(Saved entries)
•••

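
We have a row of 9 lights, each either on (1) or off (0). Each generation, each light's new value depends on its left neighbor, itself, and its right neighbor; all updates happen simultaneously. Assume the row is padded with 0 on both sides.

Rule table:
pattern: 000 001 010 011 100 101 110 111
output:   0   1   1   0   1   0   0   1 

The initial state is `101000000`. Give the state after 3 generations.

110111000

101100000
100010000
110111000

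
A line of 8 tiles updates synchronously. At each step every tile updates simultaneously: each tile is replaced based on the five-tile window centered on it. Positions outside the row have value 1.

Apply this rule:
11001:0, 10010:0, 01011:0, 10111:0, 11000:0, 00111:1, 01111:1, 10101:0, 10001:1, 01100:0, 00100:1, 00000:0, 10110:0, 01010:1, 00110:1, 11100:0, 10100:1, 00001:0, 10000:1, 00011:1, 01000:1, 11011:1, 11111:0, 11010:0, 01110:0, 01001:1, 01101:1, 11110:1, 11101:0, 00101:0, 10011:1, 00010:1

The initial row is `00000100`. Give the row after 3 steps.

10101001

01001111
01111100
10101001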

•••

Your goal:
Write out the entries in full, exactly as given.

Problem solution:
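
We have a row of 9 lights, each either on (1) or off (0). Each generation, each light's new value depends on its left neighbor, itself, and its right neighbor; all updates happen simultaneously. Assume the row is padded with 0 on both sides.

Rule table:
pattern: 000 001 010 011 100 101 110 111
output:   0   1   1   0   1   0   0   1 

The initial state is `101000000`. Give the state after 3 generations.

110111000

101100000
100010000
110111000

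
A line of 8 tiles updates synchronously. At each step every tile updates simultaneously: each tile is replaced based on the five-tile window centered on it. Positions outside the row have value 1.

Apply this rule:
11001:0, 10010:0, 01011:0, 10111:0, 11000:0, 00111:1, 01111:1, 10101:0, 10001:1, 01100:0, 00100:1, 00000:0, 10110:0, 01010:1, 00110:1, 11100:0, 10100:1, 00001:0, 10000:1, 00011:1, 01000:1, 11011:1, 11111:0, 11010:0, 01110:0, 01001:1, 01101:1, 11110:1, 11101:0, 00101:0, 10011:1, 00010:1

The initial row is `00000100`. Give the row after 3 steps.

10101001

01001111
01111100
10101001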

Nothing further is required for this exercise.